**** DATA FOR THIS TASK
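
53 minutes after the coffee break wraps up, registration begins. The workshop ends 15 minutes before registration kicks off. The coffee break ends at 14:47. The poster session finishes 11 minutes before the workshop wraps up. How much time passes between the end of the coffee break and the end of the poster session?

27 minutes

Registration starts at 14:47 + 53 min = 15:40.
The workshop ends at 15:40 − 15 min = 15:25.
The poster session ends at 15:25 − 11 min = 15:14.
From 14:47 to 15:14 is 27 minutes.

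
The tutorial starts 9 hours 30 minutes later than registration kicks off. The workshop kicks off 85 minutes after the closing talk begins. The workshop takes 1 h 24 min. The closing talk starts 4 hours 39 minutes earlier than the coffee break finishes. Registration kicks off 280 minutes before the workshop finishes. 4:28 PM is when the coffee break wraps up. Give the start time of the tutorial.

The closing talk starts at 4:28 PM − 279 min = 11:49 AM.
The workshop starts at 11:49 AM + 85 min = 1:14 PM.
The workshop ends at 1:14 PM + 84 min = 2:38 PM.
Registration starts at 2:38 PM − 280 min = 9:58 AM.
The tutorial starts at 9:58 AM + 570 min = 7:28 PM.

7:28 PM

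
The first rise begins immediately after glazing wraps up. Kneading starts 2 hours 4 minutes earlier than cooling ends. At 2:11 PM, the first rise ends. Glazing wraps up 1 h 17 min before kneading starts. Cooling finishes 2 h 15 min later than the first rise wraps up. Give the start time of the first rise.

1:05 PM

Cooling ends at 2:11 PM + 135 min = 4:26 PM.
Kneading starts at 4:26 PM − 124 min = 2:22 PM.
Glazing ends at 2:22 PM − 77 min = 1:05 PM.
So the first rise starts at 1:05 PM.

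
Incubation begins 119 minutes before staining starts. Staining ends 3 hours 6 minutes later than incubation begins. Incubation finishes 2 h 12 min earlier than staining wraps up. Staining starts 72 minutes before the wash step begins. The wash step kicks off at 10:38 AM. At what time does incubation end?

8:21 AM

Staining starts at 10:38 AM − 72 min = 9:26 AM.
Incubation starts at 9:26 AM − 119 min = 7:27 AM.
Staining ends at 7:27 AM + 186 min = 10:33 AM.
Incubation ends at 10:33 AM − 132 min = 8:21 AM.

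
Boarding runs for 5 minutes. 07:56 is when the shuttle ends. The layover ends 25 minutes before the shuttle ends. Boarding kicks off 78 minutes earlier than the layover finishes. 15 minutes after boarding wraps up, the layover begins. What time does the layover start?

The layover ends at 07:56 − 25 min = 07:31.
Boarding starts at 07:31 − 78 min = 06:13.
Boarding ends at 06:13 + 5 min = 06:18.
The layover starts at 06:18 + 15 min = 06:33.

06:33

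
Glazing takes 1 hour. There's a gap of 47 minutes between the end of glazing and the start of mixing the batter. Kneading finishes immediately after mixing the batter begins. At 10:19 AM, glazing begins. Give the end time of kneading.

12:06 PM

Glazing ends at 10:19 AM + 60 min = 11:19 AM.
Mixing the batter starts at 11:19 AM + 47 min = 12:06 PM.
So kneading ends at 12:06 PM.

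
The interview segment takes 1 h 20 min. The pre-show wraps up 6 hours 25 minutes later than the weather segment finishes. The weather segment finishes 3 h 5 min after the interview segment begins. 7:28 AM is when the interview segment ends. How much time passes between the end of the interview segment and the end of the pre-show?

8 h 10 min

The interview segment starts at 7:28 AM − 80 min = 6:08 AM.
The weather segment ends at 6:08 AM + 185 min = 9:13 AM.
The pre-show ends at 9:13 AM + 385 min = 3:38 PM.
From 7:28 AM to 3:38 PM is 8 h 10 min.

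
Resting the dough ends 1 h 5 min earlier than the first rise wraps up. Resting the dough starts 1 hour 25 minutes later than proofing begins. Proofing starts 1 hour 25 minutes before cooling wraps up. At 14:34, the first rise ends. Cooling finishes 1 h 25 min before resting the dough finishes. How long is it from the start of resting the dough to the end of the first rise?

2 h 30 min

Resting the dough ends at 14:34 − 65 min = 13:29.
Cooling ends at 13:29 − 85 min = 12:04.
Proofing starts at 12:04 − 85 min = 10:39.
Resting the dough starts at 10:39 + 85 min = 12:04.
From 12:04 to 14:34 is 2 h 30 min.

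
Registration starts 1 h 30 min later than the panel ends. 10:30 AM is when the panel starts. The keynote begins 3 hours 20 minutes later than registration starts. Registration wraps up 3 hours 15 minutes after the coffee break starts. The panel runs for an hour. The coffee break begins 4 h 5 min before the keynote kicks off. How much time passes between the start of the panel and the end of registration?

5 hours

The panel ends at 10:30 AM + 60 min = 11:30 AM.
Registration starts at 11:30 AM + 90 min = 1:00 PM.
The keynote starts at 1:00 PM + 200 min = 4:20 PM.
The coffee break starts at 4:20 PM − 245 min = 12:15 PM.
Registration ends at 12:15 PM + 195 min = 3:30 PM.
From 10:30 AM to 3:30 PM is 5 hours.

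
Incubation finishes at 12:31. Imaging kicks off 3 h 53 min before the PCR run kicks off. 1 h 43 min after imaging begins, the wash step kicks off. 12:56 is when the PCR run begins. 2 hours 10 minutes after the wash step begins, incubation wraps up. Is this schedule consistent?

No

Imaging starts at 12:56 − 233 min = 09:03.
The wash step starts at 09:03 + 103 min = 10:46.
Incubation ends at 10:46 + 130 min = 12:56.
But incubation is also said to end at 12:31 — a 25-minute conflict.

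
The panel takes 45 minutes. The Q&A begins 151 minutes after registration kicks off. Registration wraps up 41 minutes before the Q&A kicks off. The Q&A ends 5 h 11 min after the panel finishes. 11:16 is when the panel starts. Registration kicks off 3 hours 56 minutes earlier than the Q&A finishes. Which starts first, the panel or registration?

the panel

The panel ends at 11:16 + 45 min = 12:01.
The Q&A ends at 12:01 + 311 min = 17:12.
Registration starts at 17:12 − 236 min = 13:16.
The panel starts at 11:16 and registration starts at 13:16, so the panel is first.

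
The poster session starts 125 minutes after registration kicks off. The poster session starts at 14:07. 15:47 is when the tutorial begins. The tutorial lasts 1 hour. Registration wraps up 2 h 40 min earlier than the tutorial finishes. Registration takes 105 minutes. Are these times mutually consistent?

The tutorial ends at 15:47 + 60 min = 16:47.
Registration ends at 16:47 − 160 min = 14:07.
Registration starts at 14:07 − 105 min = 12:22.
The poster session starts at 12:22 + 125 min = 14:27.
But the poster session is also said to start at 14:07 — a 20-minute conflict.

No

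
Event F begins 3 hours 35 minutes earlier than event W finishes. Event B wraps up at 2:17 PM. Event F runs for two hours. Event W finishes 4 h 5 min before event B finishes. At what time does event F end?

Event W ends at 2:17 PM − 245 min = 10:12 AM.
Event F starts at 10:12 AM − 215 min = 6:37 AM.
Event F ends at 6:37 AM + 120 min = 8:37 AM.

8:37 AM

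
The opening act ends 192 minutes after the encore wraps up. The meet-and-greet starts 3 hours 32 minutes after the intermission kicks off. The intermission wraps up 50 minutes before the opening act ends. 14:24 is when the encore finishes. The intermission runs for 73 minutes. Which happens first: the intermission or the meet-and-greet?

the intermission

The opening act ends at 14:24 + 192 min = 17:36.
The intermission ends at 17:36 − 50 min = 16:46.
The intermission starts at 16:46 − 73 min = 15:33.
The meet-and-greet starts at 15:33 + 212 min = 19:05.
The intermission starts at 15:33 and the meet-and-greet starts at 19:05, so the intermission is first.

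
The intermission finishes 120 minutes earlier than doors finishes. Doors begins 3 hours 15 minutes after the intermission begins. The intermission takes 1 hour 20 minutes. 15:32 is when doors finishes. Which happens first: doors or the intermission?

The intermission ends at 15:32 − 120 min = 13:32.
The intermission starts at 13:32 − 80 min = 12:12.
Doors starts at 12:12 + 195 min = 15:27.
Doors starts at 15:27 and the intermission starts at 12:12, so the intermission is first.

the intermission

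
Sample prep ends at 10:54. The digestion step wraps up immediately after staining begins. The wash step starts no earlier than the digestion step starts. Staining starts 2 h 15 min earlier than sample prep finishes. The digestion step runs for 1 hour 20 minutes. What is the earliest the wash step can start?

Staining starts at 10:54 − 135 min = 08:39.
So the digestion step ends at 08:39.
The digestion step starts at 08:39 − 80 min = 07:19.
The wash step is bounded by the digestion step, so the earliest it can start is 07:19.

07:19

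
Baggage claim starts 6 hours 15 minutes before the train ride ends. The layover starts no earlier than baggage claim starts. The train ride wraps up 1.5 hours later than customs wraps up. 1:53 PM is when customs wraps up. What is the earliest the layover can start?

The train ride ends at 1:53 PM + 90 min = 3:23 PM.
Baggage claim starts at 3:23 PM − 375 min = 9:08 AM.
The layover is bounded by baggage claim, so the earliest it can start is 9:08 AM.

9:08 AM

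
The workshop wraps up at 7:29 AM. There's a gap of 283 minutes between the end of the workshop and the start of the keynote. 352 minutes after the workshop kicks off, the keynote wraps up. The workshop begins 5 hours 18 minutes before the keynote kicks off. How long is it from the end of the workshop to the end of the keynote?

5 hours 17 minutes

The keynote starts at 7:29 AM + 283 min = 12:12 PM.
The workshop starts at 12:12 PM − 318 min = 6:54 AM.
The keynote ends at 6:54 AM + 352 min = 12:46 PM.
From 7:29 AM to 12:46 PM is 5 hours 17 minutes.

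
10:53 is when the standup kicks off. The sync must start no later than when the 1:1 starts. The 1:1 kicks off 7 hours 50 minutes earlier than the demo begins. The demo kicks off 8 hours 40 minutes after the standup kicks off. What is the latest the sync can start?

The demo starts at 10:53 + 520 min = 19:33.
The 1:1 starts at 19:33 − 470 min = 11:43.
The sync is bounded by the 1:1, so the latest it can start is 11:43.

11:43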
********
» **WHAT TO WORK ON**
Nothing should appear in the answer except the lines from the one with "10:53 is when" through the final line of the records, written exactly.

» **OUTPUT**
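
10:53 is when the standup kicks off. The sync must start no later than when the 1:1 starts. The 1:1 kicks off 7 hours 50 minutes earlier than the demo begins. The demo kicks off 8 hours 40 minutes after the standup kicks off. What is the latest the sync can start?

The demo starts at 10:53 + 520 min = 19:33.
The 1:1 starts at 19:33 − 470 min = 11:43.
The sync is bounded by the 1:1, so the latest it can start is 11:43.

11:43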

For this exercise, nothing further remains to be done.